— INSTRUCTIONS TO FOLLOW —
Only the lines from the beginning of the data below through the line that contains "only when reporting." should be repeated, exactly as written.

— RECORDED INFORMATION —

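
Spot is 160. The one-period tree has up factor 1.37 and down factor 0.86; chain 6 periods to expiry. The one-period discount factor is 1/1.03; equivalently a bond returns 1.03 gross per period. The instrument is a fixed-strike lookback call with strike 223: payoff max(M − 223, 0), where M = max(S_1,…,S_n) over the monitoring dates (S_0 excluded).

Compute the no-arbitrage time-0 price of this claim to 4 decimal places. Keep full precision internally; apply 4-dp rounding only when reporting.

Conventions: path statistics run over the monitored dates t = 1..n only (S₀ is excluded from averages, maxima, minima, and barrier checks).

price = 39.0212

Under the martingale measure an up-move has probability p* = 0.3333; value the claim as the probability-weighted average of per-path payoffs, discounted 6 periods at R = 1.03.
Enumerate all 2^6 = 64 price paths (U = up ×1.37, D = down ×0.86); each path with k up-moves has probability p*^k·(1−p*)^(6−k).
DDDDDD: M=137.6000, payoff=0.0000, prob=0.087791
UDDDDD: M=219.2000, payoff=0.0000, prob=0.043896
DUDDDD: M=188.5120, payoff=0.0000, prob=0.043896
UUDDDD: M=300.3040, payoff=77.3040, prob=0.021948
DDUDDD: M=162.1203, payoff=0.0000, prob=0.043896
UDUDDD: M=258.2614, payoff=35.2614, prob=0.021948
DUUDDD: M=258.2614, payoff=35.2614, prob=0.021948
UUUDDD: M=411.4165, payoff=188.4165, prob=0.010974
DDDUDD: M=139.4235, payoff=0.0000, prob=0.043896
UDDUDD: M=222.1048, payoff=0.0000, prob=0.021948
DUDUDD: M=222.1048, payoff=0.0000, prob=0.021948
UUDUDD: M=353.8182, payoff=130.8182, prob=0.010974
DDUUDD: M=222.1048, payoff=0.0000, prob=0.021948
UDUUDD: M=353.8182, payoff=130.8182, prob=0.010974
DUUUDD: M=353.8182, payoff=130.8182, prob=0.010974
UUUUDD: M=563.6406, payoff=340.6406, prob=0.005487
DDDDUD: M=137.6000, payoff=0.0000, prob=0.043896
UDDDUD: M=219.2000, payoff=0.0000, prob=0.021948
DUDDUD: M=191.0102, payoff=0.0000, prob=0.021948
UUDDUD: M=304.2836, payoff=81.2836, prob=0.010974
DDUDUD: M=191.0102, payoff=0.0000, prob=0.021948
UDUDUD: M=304.2836, payoff=81.2836, prob=0.010974
DUUDUD: M=304.2836, payoff=81.2836, prob=0.010974
UUUDUD: M=484.7309, payoff=261.7309, prob=0.005487
DDDUUD: M=191.0102, payoff=0.0000, prob=0.021948
UDDUUD: M=304.2836, payoff=81.2836, prob=0.010974
DUDUUD: M=304.2836, payoff=81.2836, prob=0.010974
UUDUUD: M=484.7309, payoff=261.7309, prob=0.005487
DDUUUD: M=304.2836, payoff=81.2836, prob=0.010974
UDUUUD: M=484.7309, payoff=261.7309, prob=0.005487
DUUUUD: M=484.7309, payoff=261.7309, prob=0.005487
UUUUUD: M=772.1876, payoff=549.1876, prob=0.002743
DDDDDU: M=137.6000, payoff=0.0000, prob=0.043896
UDDDDU: M=219.2000, payoff=0.0000, prob=0.021948
DUDDDU: M=188.5120, payoff=0.0000, prob=0.021948
UUDDDU: M=300.3040, payoff=77.3040, prob=0.010974
DDUDDU: M=164.2687, payoff=0.0000, prob=0.021948
UDUDDU: M=261.6839, payoff=38.6839, prob=0.010974
DUUDDU: M=261.6839, payoff=38.6839, prob=0.010974
UUUDDU: M=416.8686, payoff=193.8686, prob=0.005487
DDDUDU: M=164.2687, payoff=0.0000, prob=0.021948
UDDUDU: M=261.6839, payoff=38.6839, prob=0.010974
DUDUDU: M=261.6839, payoff=38.6839, prob=0.010974
UUDUDU: M=416.8686, payoff=193.8686, prob=0.005487
DDUUDU: M=261.6839, payoff=38.6839, prob=0.010974
UDUUDU: M=416.8686, payoff=193.8686, prob=0.005487
DUUUDU: M=416.8686, payoff=193.8686, prob=0.005487
UUUUDU: M=664.0813, payoff=441.0813, prob=0.002743
DDDDUU: M=164.2687, payoff=0.0000, prob=0.021948
UDDDUU: M=261.6839, payoff=38.6839, prob=0.010974
DUDDUU: M=261.6839, payoff=38.6839, prob=0.010974
UUDDUU: M=416.8686, payoff=193.8686, prob=0.005487
DDUDUU: M=261.6839, payoff=38.6839, prob=0.010974
UDUDUU: M=416.8686, payoff=193.8686, prob=0.005487
DUUDUU: M=416.8686, payoff=193.8686, prob=0.005487
UUUDUU: M=664.0813, payoff=441.0813, prob=0.002743
DDDUUU: M=261.6839, payoff=38.6839, prob=0.010974
UDDUUU: M=416.8686, payoff=193.8686, prob=0.005487
DUDUUU: M=416.8686, payoff=193.8686, prob=0.005487
UUDUUU: M=664.0813, payoff=441.0813, prob=0.002743
DDUUUU: M=416.8686, payoff=193.8686, prob=0.005487
UDUUUU: M=664.0813, payoff=441.0813, prob=0.002743
DUUUUU: M=664.0813, payoff=441.0813, prob=0.002743
UUUUUU: M=1057.8970, payoff=834.8970, prob=0.001372
Price = Σ prob·payoff / R^6 = 46.593377 / 1.194052 = 39.0212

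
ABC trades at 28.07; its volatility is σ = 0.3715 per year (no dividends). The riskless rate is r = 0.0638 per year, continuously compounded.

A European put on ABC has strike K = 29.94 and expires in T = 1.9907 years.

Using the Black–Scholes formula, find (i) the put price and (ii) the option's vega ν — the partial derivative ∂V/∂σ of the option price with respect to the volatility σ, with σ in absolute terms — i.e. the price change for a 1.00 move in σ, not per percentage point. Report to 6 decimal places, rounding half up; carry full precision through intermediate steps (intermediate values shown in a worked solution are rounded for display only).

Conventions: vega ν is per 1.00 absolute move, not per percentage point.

σ√T = 0.3715·√1.9907 = 0.524157
d₁ = (ln(S/K) + (r+σ²/2)T) / (σ√T) = (ln(28.07/29.94) + (0.0638+0.3715²/2)·1.9907) / 0.524157 = (-0.064494 + 0.264377) / 0.524157 = 0.381342
d₂ = d₁ − σ√T = 0.381342 − 0.524157 = -0.142816
e^{−rT} = 0.880728
N(−d₁) = 0.351475,  N(−d₂) = 0.556782
Put price V = K·e^{−rT}·N(−d₂) − S·N(−d₁) = 14.681781 − 9.865897 = 4.815884
φ(d₁) = (1/√(2π))·e^{−d₁²/2} = 0.370964
ν = S·φ(d₁)·√T = 14.691884

price = 4.815884
ν = 14.691884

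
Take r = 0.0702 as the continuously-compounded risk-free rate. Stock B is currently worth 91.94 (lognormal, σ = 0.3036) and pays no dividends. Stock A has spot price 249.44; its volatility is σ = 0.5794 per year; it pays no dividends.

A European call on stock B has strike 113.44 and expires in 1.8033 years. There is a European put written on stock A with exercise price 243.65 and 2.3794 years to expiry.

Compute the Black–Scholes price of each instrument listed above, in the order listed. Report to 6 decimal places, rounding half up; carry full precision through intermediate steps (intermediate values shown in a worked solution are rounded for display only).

[stock B call K=113.44]
σ√T = 0.3036·√1.8033 = 0.407695
d₁ = (ln(S/K) + (r+σ²/2)T) / (σ√T) = (ln(91.94/113.44) + (0.0702+0.3036²/2)·1.8033) / 0.407695 = (-0.210138 + 0.209699) / 0.407695 = -0.001075
d₂ = d₁ − σ√T = -0.001075 − 0.407695 = -0.408771
e^{−rT} = 0.881093
N(d₁) = 0.499571,  N(d₂) = 0.341354
price = S·N(d₁) − K·e^{−rT}·N(d₂) = 45.930553 − 34.118746 = 11.811807
[stock A put K=243.65]
σ√T = 0.5794·√2.3794 = 0.893742
d₁ = (ln(S/K) + (r+σ²/2)T) / (σ√T) = (ln(249.44/243.65) + (0.0702+0.5794²/2)·2.3794) / 0.893742 = (0.023486 + 0.566421) / 0.893742 = 0.660042
d₂ = d₁ − σ√T = 0.660042 − 0.893742 = -0.233700
e^{−rT} = 0.846171
N(−d₁) = 0.254614,  N(−d₂) = 0.592391
price = K·e^{−rT}·N(−d₂) − S·N(−d₁) = 122.133036 − 63.510806 = 58.622230

price(stock B call K=113.44) = 11.811807
price(stock A put K=243.65) = 58.622230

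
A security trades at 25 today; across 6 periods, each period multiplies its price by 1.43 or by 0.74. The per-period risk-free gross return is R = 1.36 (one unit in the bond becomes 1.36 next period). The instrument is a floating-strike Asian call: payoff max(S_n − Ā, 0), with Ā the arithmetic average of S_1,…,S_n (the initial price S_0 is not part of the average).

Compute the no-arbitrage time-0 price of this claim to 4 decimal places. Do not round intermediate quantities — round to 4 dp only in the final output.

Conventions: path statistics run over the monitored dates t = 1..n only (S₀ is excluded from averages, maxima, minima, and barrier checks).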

— SOLUTION TO THE PROBLEM —
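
Spot is 160. The one-period tree has up factor 1.37 and down factor 0.86; chain 6 periods to expiry. The one-period discount factor is 1/1.03; equivalently a bond returns 1.03 gross per period. The instrument is a fixed-strike lookback call with strike 223: payoff max(M − 223, 0), where M = max(S_1,…,S_n) over the monitoring dates (S_0 excluded).

Compute the no-arbitrage time-0 price of this claim to 4 decimal places. Keep full precision internally; apply 4-dp rounding only when reporting.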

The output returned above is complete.